▸ **Your objective**
First find the line with "Planners have the following baseline figures for Drummond" in the entries below, then set down exactly every line through the line with "80+ | 12,900 |", that line included.
※ ※ ※
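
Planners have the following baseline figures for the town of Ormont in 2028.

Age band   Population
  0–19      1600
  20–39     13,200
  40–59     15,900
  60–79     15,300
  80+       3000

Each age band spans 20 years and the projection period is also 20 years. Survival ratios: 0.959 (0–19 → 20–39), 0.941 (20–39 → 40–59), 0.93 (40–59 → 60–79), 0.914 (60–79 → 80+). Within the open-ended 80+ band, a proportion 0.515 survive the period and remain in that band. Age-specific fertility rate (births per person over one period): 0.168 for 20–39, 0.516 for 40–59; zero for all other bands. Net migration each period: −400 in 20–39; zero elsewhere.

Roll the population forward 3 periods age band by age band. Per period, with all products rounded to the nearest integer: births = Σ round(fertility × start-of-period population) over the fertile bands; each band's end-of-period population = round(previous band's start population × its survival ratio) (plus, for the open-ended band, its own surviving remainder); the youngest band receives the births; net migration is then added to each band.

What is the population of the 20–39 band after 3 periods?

5929

Let band 1 be 0–19 through band 5 = 80+.
[period 1]
Births: 13200 × 0.168 = 2218, 15900 × 0.516 = 8204 ⇒ total 10422
Band 2: 1600 × 0.959 = 1534
Band 3: 13200 × 0.941 = 12421
Band 4: 15900 × 0.93 = 14787
Band 5: 15300 × 0.914 + 3000 × 0.515 = 13984 + 1545 = 15529
Net migration: Band 2 − 400 → 1134
End of period: [10422, 1134, 12421, 14787, 15529]
[period 2]
Births: 1134 × 0.168 = 191, 12421 × 0.516 = 6409 ⇒ total 6600
Band 2: 10422 × 0.959 = 9995
Band 3: 1134 × 0.941 = 1067
Band 4: 12421 × 0.93 = 11552
Band 5: 14787 × 0.914 + 15529 × 0.515 = 13515 + 7997 = 21512
Net migration: Band 2 − 400 → 9595
End of period: [6600, 9595, 1067, 11552, 21512]
[period 3]
Births: 9595 × 0.168 = 1612, 1067 × 0.516 = 551 ⇒ total 2163
Band 2: 6600 × 0.959 = 6329
Band 3: 9595 × 0.941 = 9029
Band 4: 1067 × 0.93 = 992
Band 5: 11552 × 0.914 + 21512 × 0.515 = 10559 + 11079 = 21638
Net migration: Band 2 − 400 → 5929
End of period: [2163, 5929, 9029, 992, 21638]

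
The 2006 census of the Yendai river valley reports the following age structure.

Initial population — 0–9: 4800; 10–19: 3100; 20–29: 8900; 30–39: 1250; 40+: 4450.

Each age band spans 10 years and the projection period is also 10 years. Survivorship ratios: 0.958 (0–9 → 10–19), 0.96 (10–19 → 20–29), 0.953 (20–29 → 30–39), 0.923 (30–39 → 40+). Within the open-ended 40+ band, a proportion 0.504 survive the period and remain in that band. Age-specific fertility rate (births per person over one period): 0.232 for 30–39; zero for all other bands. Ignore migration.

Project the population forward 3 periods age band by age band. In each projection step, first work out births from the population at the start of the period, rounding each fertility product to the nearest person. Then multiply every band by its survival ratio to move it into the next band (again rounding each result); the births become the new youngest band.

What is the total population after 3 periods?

14444

Numbering the groups 1..5 from youngest to oldest:
— Period 1 —
Births: 1250 * 0.232 = 290
Group 2: 4800 * 0.958 = 4598
Group 3: 3100 * 0.96 = 2976
Group 4: 8900 * 0.953 = 8482
Group 5: 1250 * 0.923 + 4450 * 0.504 = 1154 + 2243 = 3397
Giving 290 / 4598 / 2976 / 8482 / 3397.
— Period 2 —
Births: 8482 * 0.232 = 1968
Group 2: 290 * 0.958 = 278
Group 3: 4598 * 0.96 = 4414
Group 4: 2976 * 0.953 = 2836
Group 5: 8482 * 0.923 + 3397 * 0.504 = 7829 + 1712 = 9541
Giving 1968 / 278 / 4414 / 2836 / 9541.
— Period 3 —
Births: 2836 * 0.232 = 658
Group 2: 1968 * 0.958 = 1885
Group 3: 278 * 0.96 = 267
Group 4: 4414 * 0.953 = 4207
Group 5: 2836 * 0.923 + 9541 * 0.504 = 2618 + 4809 = 7427
Giving 658 / 1885 / 267 / 4207 / 7427.
Total after period 3: 658 + 1885 + 267 + 4207 + 7427 = 14444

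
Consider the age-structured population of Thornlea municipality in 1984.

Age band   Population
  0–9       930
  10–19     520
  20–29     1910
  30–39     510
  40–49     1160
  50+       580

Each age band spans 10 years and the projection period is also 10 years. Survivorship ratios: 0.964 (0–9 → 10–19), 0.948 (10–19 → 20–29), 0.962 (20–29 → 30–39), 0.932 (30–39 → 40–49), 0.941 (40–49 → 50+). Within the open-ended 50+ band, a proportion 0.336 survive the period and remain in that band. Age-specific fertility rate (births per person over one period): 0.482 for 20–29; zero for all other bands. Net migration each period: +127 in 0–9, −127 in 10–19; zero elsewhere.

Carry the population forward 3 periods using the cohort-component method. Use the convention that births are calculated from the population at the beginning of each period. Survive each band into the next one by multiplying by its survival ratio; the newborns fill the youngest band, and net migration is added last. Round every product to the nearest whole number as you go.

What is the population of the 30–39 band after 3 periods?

Numbering the groups 1..6 from youngest to oldest:
Period 1:
Births: 1910 × 0.482 = 921
Group 2: 930 × 0.964 = 897
Group 3: 520 × 0.948 = 493
Group 4: 1910 × 0.962 = 1837
Group 5: 510 × 0.932 = 475
Group 6: 1160 × 0.941 + 580 × 0.336 = 1092 + 195 = 1287
Net migration: Group 1 + 127 → 1048; Group 2 − 127 → 770
→ [1048, 770, 493, 1837, 475, 1287]
Period 2:
Births: 493 × 0.482 = 238
Group 2: 1048 × 0.964 = 1010
Group 3: 770 × 0.948 = 730
Group 4: 493 × 0.962 = 474
Group 5: 1837 × 0.932 = 1712
Group 6: 475 × 0.941 + 1287 × 0.336 = 447 + 432 = 879
Net migration: Group 1 + 127 → 365; Group 2 − 127 → 883
→ [365, 883, 730, 474, 1712, 879]
Period 3:
Births: 730 × 0.482 = 352
Group 2: 365 × 0.964 = 352
Group 3: 883 × 0.948 = 837
Group 4: 730 × 0.962 = 702
Group 5: 474 × 0.932 = 442
Group 6: 1712 × 0.941 + 879 × 0.336 = 1611 + 295 = 1906
Net migration: Group 1 + 127 → 479; Group 2 − 127 → 225
→ [479, 225, 837, 702, 442, 1906]

702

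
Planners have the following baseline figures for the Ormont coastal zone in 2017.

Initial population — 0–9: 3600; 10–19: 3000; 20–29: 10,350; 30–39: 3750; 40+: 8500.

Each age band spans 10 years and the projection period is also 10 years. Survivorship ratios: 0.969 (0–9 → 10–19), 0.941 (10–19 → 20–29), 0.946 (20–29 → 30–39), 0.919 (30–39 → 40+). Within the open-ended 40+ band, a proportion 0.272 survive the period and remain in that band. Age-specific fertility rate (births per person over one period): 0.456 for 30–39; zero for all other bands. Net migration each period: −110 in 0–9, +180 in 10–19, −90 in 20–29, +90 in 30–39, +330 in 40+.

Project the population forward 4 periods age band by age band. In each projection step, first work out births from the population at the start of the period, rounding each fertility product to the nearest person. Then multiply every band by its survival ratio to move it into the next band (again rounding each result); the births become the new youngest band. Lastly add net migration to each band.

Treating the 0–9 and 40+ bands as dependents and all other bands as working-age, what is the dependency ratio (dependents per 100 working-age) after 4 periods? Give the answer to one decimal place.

91.3

Period 1:
Births: 3750 × 0.456 = 1710
10–19: 3600 × 0.969 = 3488
20–29: 3000 × 0.941 = 2823
30–39: 10350 × 0.946 = 9791
40+: 3750 × 0.919 + 8500 × 0.272 = 3446 + 2312 = 5758
Net migration: 0–9 − 110 → 1600; 10–19 + 180 → 3668; 20–29 − 90 → 2733; 30–39 + 90 → 9881; 40+ + 330 → 6088
→ [1600, 3668, 2733, 9881, 6088]
Period 2:
Births: 9881 × 0.456 = 4506
10–19: 1600 × 0.969 = 1550
20–29: 3668 × 0.941 = 3452
30–39: 2733 × 0.946 = 2585
40+: 9881 × 0.919 + 6088 × 0.272 = 9081 + 1656 = 10737
Net migration: 0–9 − 110 → 4396; 10–19 + 180 → 1730; 20–29 − 90 → 3362; 30–39 + 90 → 2675; 40+ + 330 → 11067
→ [4396, 1730, 3362, 2675, 11067]
Period 3:
Births: 2675 × 0.456 = 1220
10–19: 4396 × 0.969 = 4260
20–29: 1730 × 0.941 = 1628
30–39: 3362 × 0.946 = 3180
40+: 2675 × 0.919 + 11067 × 0.272 = 2458 + 3010 = 5468
Net migration: 0–9 − 110 → 1110; 10–19 + 180 → 4440; 20–29 − 90 → 1538; 30–39 + 90 → 3270; 40+ + 330 → 5798
→ [1110, 4440, 1538, 3270, 5798]
Period 4:
Births: 3270 × 0.456 = 1491
10–19: 1110 × 0.969 = 1076
20–29: 4440 × 0.941 = 4178
30–39: 1538 × 0.946 = 1455
40+: 3270 × 0.919 + 5798 × 0.272 = 3005 + 1577 = 4582
Net migration: 0–9 − 110 → 1381; 10–19 + 180 → 1256; 20–29 − 90 → 4088; 30–39 + 90 → 1545; 40+ + 330 → 4912
→ [1381, 1256, 4088, 1545, 4912]
Dependents (band 0–9 + band 40+) = 1381 + 4912 = 6293; working-age = 6889; ratio = 6293/6889 × 100 = 91.3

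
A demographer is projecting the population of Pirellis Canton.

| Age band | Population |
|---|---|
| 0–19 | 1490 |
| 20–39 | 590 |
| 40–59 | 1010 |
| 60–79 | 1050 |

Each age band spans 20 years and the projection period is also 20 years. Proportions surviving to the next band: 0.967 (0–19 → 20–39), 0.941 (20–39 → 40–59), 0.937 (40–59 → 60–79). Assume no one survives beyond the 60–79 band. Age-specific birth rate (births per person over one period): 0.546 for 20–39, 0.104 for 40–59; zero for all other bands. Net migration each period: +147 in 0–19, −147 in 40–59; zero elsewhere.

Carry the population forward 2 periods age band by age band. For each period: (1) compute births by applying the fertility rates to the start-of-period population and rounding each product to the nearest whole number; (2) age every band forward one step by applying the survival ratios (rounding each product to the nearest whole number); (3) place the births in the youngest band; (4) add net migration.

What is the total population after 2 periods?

3122

(Bands numbered youngest = 1 to oldest = 4.)
Period 1.
Births: 590 * 0.546 = 322  |  1010 * 0.104 = 105 ⇒ total 427
Band 2: 1490 * 0.967 = 1441
Band 3: 590 * 0.941 = 555
Band 4: 1010 * 0.937 = 946
Net migration: Band 1 + 147 → 574; Band 3 − 147 → 408
→ [574, 1441, 408, 946]
Period 2.
Births: 1441 * 0.546 = 787  |  408 * 0.104 = 42 ⇒ total 829
Band 2: 574 * 0.967 = 555
Band 3: 1441 * 0.941 = 1356
Band 4: 408 * 0.937 = 382
Net migration: Band 1 + 147 → 976; Band 3 − 147 → 1209
→ [976, 555, 1209, 382]
Total after period 2: 976 + 555 + 1209 + 382 = 3122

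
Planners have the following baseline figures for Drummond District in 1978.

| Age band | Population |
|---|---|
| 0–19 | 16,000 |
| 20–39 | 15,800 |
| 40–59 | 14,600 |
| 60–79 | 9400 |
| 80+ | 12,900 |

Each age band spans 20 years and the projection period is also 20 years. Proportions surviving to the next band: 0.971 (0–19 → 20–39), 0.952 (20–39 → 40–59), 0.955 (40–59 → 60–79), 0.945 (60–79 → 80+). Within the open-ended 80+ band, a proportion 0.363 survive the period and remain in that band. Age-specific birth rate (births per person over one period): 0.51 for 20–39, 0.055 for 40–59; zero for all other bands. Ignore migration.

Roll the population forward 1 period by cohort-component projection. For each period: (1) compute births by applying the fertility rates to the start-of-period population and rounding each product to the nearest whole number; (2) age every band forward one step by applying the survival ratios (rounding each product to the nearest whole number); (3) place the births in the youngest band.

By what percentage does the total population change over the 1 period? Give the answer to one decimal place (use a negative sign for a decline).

-2.6

— Period 1 —
Births: 15800 * 0.51 = 8058 ; 14600 * 0.055 = 803 → 8861
20–39: 16000 * 0.971 = 15536
40–59: 15800 * 0.952 = 15042
60–79: 14600 * 0.955 = 13943
80+: 9400 * 0.945 + 12900 * 0.363 = 8883 + 4683 = 13566
→ [8861, 15536, 15042, 13943, 13566]
Total: 68700 → 66948; change = -1752; percentage change = -2.6%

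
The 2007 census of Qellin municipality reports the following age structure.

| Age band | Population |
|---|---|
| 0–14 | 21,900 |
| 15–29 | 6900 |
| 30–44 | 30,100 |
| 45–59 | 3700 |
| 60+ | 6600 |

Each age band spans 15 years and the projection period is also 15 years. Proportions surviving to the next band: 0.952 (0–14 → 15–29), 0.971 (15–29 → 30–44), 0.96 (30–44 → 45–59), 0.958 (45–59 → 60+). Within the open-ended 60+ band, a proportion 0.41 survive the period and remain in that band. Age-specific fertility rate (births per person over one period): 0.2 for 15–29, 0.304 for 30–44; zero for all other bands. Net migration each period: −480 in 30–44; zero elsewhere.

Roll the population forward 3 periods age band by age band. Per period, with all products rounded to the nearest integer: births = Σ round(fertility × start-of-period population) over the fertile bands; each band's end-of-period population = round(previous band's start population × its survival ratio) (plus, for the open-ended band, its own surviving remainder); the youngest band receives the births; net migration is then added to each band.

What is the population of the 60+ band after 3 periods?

18120

Call the bands 1 to 5, youngest first.
Period 1:
Births: 6900 × 0.2 = 1380, 30100 × 0.304 = 9150 ⇒ total 10530
Band 2: 21900 × 0.952 = 20849
Band 3: 6900 × 0.971 = 6700
Band 4: 30100 × 0.96 = 28896
Band 5: 3700 × 0.958 + 6600 × 0.41 = 3545 + 2706 = 6251
Net migration: Band 3 − 480 → 6220
End of period: [10530, 20849, 6220, 28896, 6251]
Period 2:
Births: 20849 × 0.2 = 4170, 6220 × 0.304 = 1891 ⇒ total 6061
Band 2: 10530 × 0.952 = 10025
Band 3: 20849 × 0.971 = 20244
Band 4: 6220 × 0.96 = 5971
Band 5: 28896 × 0.958 + 6251 × 0.41 = 27682 + 2563 = 30245
Net migration: Band 3 − 480 → 19764
End of period: [6061, 10025, 19764, 5971, 30245]
Period 3:
Births: 10025 × 0.2 = 2005, 19764 × 0.304 = 6008 ⇒ total 8013
Band 2: 6061 × 0.952 = 5770
Band 3: 10025 × 0.971 = 9734
Band 4: 19764 × 0.96 = 18973
Band 5: 5971 × 0.958 + 30245 × 0.41 = 5720 + 12400 = 18120
Net migration: Band 3 − 480 → 9254
End of period: [8013, 5770, 9254, 18973, 18120]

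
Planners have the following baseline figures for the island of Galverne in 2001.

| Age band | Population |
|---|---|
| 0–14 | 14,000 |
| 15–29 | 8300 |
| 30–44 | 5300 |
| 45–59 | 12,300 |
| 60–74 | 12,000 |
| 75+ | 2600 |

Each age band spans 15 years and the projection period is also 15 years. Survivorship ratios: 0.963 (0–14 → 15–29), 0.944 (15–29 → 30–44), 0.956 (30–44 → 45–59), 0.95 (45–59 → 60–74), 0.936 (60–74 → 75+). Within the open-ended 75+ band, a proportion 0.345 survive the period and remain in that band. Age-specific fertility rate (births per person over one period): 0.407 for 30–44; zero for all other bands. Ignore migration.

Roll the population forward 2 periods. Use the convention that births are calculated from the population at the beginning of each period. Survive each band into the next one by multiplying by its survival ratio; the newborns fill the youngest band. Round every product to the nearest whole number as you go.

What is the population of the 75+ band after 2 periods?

Call the groups 1 to 6, youngest first.
[period 1]
Births: 5300 × 0.407 = 2157
Group 2: 14000 × 0.963 = 13482
Group 3: 8300 × 0.944 = 7835
Group 4: 5300 × 0.956 = 5067
Group 5: 12300 × 0.95 = 11685
Group 6: 12000 × 0.936 + 2600 × 0.345 = 11232 + 897 = 12129
Population now: 0–14=2157, 15–29=13482, 30–44=7835, 45–59=5067, 60–74=11685, 75+=12129
[period 2]
Births: 7835 × 0.407 = 3189
Group 2: 2157 × 0.963 = 2077
Group 3: 13482 × 0.944 = 12727
Group 4: 7835 × 0.956 = 7490
Group 5: 5067 × 0.95 = 4814
Group 6: 11685 × 0.936 + 12129 × 0.345 = 10937 + 4185 = 15122
Population now: 0–14=3189, 15–29=2077, 30–44=12727, 45–59=7490, 60–74=4814, 75+=15122

15122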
※ ※ ※
▸ **Response to the exercise**
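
Planners have the following baseline figures for Drummond District in 1978.

| Age band | Population |
|---|---|
| 0–19 | 16,000 |
| 20–39 | 15,800 |
| 40–59 | 14,600 |
| 60–79 | 9400 |
| 80+ | 12,900 |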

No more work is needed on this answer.